= Task requirements =
Restate word for word every line from the top of the data below down through the line that holds "Initial row (generation 0): 10111110100".

START Data supplied

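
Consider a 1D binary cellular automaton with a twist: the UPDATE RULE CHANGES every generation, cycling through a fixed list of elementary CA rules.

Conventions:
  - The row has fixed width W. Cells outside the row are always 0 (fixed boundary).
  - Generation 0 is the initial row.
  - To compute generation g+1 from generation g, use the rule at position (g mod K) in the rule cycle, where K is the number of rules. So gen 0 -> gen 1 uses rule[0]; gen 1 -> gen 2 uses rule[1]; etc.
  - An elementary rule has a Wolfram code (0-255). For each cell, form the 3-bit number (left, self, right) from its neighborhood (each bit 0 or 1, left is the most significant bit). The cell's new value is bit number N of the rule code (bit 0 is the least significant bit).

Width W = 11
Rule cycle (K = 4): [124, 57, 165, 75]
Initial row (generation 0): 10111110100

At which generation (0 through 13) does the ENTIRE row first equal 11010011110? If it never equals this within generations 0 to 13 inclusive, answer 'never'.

Answer: never

Derivation:
Gen 0: 10111110100
Gen 1 (rule 124): 11100011110
Gen 2 (rule 57): 10011010001
Gen 3 (rule 165): 10000110101
Gen 4 (rule 75): 00111110000
Gen 5 (rule 124): 00100011000
Gen 6 (rule 57): 10011010111
Gen 7 (rule 165): 10000111010
Gen 8 (rule 75): 00111101000
Gen 9 (rule 124): 00100111100
Gen 10 (rule 57): 10010100011
Gen 11 (rule 165): 10011101000
Gen 12 (rule 75): 00110100011
Gen 13 (rule 124): 00111110011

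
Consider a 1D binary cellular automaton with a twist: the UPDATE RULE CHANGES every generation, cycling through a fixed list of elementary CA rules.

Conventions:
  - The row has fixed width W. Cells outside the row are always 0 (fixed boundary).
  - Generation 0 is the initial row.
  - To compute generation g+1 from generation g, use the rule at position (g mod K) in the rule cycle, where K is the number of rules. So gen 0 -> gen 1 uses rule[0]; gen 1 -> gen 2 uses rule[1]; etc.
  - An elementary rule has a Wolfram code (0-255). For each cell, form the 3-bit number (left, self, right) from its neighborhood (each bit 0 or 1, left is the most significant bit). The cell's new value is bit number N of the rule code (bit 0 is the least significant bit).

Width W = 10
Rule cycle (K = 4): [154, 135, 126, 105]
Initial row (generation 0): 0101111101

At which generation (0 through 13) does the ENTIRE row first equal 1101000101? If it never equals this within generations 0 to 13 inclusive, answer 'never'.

Gen 0: 0101111101
Gen 1 (rule 154): 1001111000
Gen 2 (rule 135): 1010110011
Gen 3 (rule 126): 1111111111
Gen 4 (rule 105): 1000000001
Gen 5 (rule 154): 0100000010
Gen 6 (rule 135): 1101111110
Gen 7 (rule 126): 1111000011
Gen 8 (rule 105): 1001011011
Gen 9 (rule 154): 0110010010
Gen 10 (rule 135): 1000110110
Gen 11 (rule 126): 1101111111
Gen 12 (rule 105): 1111000001
Gen 13 (rule 154): 1110100010

Answer: never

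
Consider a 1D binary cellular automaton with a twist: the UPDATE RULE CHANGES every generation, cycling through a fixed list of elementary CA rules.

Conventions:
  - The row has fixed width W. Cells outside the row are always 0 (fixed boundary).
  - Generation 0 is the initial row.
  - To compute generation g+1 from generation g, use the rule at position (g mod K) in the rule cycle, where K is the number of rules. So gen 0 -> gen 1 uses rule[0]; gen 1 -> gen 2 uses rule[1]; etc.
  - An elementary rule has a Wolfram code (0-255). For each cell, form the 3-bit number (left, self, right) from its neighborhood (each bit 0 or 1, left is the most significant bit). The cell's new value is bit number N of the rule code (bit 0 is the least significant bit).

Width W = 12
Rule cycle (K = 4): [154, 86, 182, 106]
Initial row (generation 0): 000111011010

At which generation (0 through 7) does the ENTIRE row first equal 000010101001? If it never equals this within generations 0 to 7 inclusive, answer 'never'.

Gen 0: 000111011010
Gen 1 (rule 154): 001110010001
Gen 2 (rule 86): 010011111011
Gen 3 (rule 182): 111101110100
Gen 4 (rule 106): 100111011000
Gen 5 (rule 154): 011110010100
Gen 6 (rule 86): 100011110110
Gen 7 (rule 182): 110101101001

Answer: never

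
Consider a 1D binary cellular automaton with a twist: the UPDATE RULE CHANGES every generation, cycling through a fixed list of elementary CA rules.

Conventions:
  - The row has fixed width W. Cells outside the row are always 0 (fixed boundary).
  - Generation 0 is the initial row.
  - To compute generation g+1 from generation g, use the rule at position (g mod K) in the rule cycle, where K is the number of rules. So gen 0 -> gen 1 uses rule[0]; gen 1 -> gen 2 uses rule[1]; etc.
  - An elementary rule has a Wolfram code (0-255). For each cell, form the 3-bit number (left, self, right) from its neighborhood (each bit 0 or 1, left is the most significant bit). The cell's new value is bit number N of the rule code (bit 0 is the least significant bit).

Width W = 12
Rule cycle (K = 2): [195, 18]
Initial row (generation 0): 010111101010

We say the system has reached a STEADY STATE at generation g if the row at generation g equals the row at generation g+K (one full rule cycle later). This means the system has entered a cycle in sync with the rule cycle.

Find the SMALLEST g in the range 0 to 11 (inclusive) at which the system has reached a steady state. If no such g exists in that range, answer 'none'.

Answer: 10

Derivation:
Gen 0: 010111101010
Gen 1 (rule 195): 100011100000
Gen 2 (rule 18): 010100010000
Gen 3 (rule 195): 100001100111
Gen 4 (rule 18): 010010011000
Gen 5 (rule 195): 100100101011
Gen 6 (rule 18): 011011000000
Gen 7 (rule 195): 101001011111
Gen 8 (rule 18): 000110000000
Gen 9 (rule 195): 111010111111
Gen 10 (rule 18): 000000000000
Gen 11 (rule 195): 111111111111
Gen 12 (rule 18): 000000000000
Gen 13 (rule 195): 111111111111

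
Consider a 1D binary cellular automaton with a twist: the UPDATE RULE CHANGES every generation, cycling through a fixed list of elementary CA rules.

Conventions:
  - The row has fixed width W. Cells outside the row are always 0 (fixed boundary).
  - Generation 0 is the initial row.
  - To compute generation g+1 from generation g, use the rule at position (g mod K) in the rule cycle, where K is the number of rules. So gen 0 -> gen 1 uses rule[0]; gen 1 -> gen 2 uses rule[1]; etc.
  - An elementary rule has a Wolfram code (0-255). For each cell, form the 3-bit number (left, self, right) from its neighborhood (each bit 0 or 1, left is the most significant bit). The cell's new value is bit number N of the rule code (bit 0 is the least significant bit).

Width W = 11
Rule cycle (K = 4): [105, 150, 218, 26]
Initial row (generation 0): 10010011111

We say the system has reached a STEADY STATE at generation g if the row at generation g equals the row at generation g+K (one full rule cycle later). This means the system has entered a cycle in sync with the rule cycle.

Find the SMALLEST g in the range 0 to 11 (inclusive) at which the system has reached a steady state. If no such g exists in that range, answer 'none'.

Gen 0: 10010011111
Gen 1 (rule 105): 00000010001
Gen 2 (rule 150): 00000111011
Gen 3 (rule 218): 00001111011
Gen 4 (rule 26): 00011000010
Gen 5 (rule 105): 11011011000
Gen 6 (rule 150): 00000000100
Gen 7 (rule 218): 00000001010
Gen 8 (rule 26): 00000010001
Gen 9 (rule 105): 11111000100
Gen 10 (rule 150): 01110101110
Gen 11 (rule 218): 11110001111
Gen 12 (rule 26): 10001011000
Gen 13 (rule 105): 00100111011
Gen 14 (rule 150): 01111010000
Gen 15 (rule 218): 11111001000

Answer: none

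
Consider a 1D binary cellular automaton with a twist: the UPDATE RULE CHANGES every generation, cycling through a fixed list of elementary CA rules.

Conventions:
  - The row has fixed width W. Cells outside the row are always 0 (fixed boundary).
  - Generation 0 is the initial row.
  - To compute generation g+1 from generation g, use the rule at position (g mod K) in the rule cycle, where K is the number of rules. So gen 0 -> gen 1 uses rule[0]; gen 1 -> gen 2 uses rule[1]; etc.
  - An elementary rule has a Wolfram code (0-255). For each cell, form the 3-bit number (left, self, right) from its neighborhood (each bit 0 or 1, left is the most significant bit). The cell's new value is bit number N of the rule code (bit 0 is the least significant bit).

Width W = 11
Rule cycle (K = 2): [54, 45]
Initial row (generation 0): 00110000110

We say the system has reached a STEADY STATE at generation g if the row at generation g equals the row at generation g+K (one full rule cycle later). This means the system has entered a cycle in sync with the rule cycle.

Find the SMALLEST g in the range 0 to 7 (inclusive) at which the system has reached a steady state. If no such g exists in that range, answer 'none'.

Answer: none

Derivation:
Gen 0: 00110000110
Gen 1 (rule 54): 01001001001
Gen 2 (rule 45): 01001001001
Gen 3 (rule 54): 11111111111
Gen 4 (rule 45): 10000000000
Gen 5 (rule 54): 11000000000
Gen 6 (rule 45): 10011111111
Gen 7 (rule 54): 11100000000
Gen 8 (rule 45): 10001111111
Gen 9 (rule 54): 11010000000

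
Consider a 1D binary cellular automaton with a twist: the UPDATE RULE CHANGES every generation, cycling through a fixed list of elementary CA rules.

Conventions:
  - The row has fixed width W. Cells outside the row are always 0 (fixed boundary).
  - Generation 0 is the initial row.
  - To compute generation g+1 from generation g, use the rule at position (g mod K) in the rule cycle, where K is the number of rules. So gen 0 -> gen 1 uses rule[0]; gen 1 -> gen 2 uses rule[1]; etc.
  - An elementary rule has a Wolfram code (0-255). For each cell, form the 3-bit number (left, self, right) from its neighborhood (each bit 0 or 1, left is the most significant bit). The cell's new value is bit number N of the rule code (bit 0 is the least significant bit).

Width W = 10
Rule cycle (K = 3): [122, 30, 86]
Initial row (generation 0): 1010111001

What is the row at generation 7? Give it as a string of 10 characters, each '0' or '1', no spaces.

Gen 0: 1010111001
Gen 1 (rule 122): 0101101110
Gen 2 (rule 30): 1101001001
Gen 3 (rule 86): 0101111111
Gen 4 (rule 122): 1011000001
Gen 5 (rule 30): 1010100011
Gen 6 (rule 86): 1010110101
Gen 7 (rule 122): 0101111010

Answer: 0101111010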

END Data supplied

= Answer to this task =
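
Consider a 1D binary cellular automaton with a twist: the UPDATE RULE CHANGES every generation, cycling through a fixed list of elementary CA rules.

Conventions:
  - The row has fixed width W. Cells outside the row are always 0 (fixed boundary).
  - Generation 0 is the initial row.
  - To compute generation g+1 from generation g, use the rule at position (g mod K) in the rule cycle, where K is the number of rules. So gen 0 -> gen 1 uses rule[0]; gen 1 -> gen 2 uses rule[1]; etc.
  - An elementary rule has a Wolfram code (0-255). For each cell, form the 3-bit number (left, self, right) from its neighborhood (each bit 0 or 1, left is the most significant bit). The cell's new value is bit number N of the rule code (bit 0 is the least significant bit).

Width W = 11
Rule cycle (K = 4): [124, 57, 165, 75]
Initial row (generation 0): 10111110100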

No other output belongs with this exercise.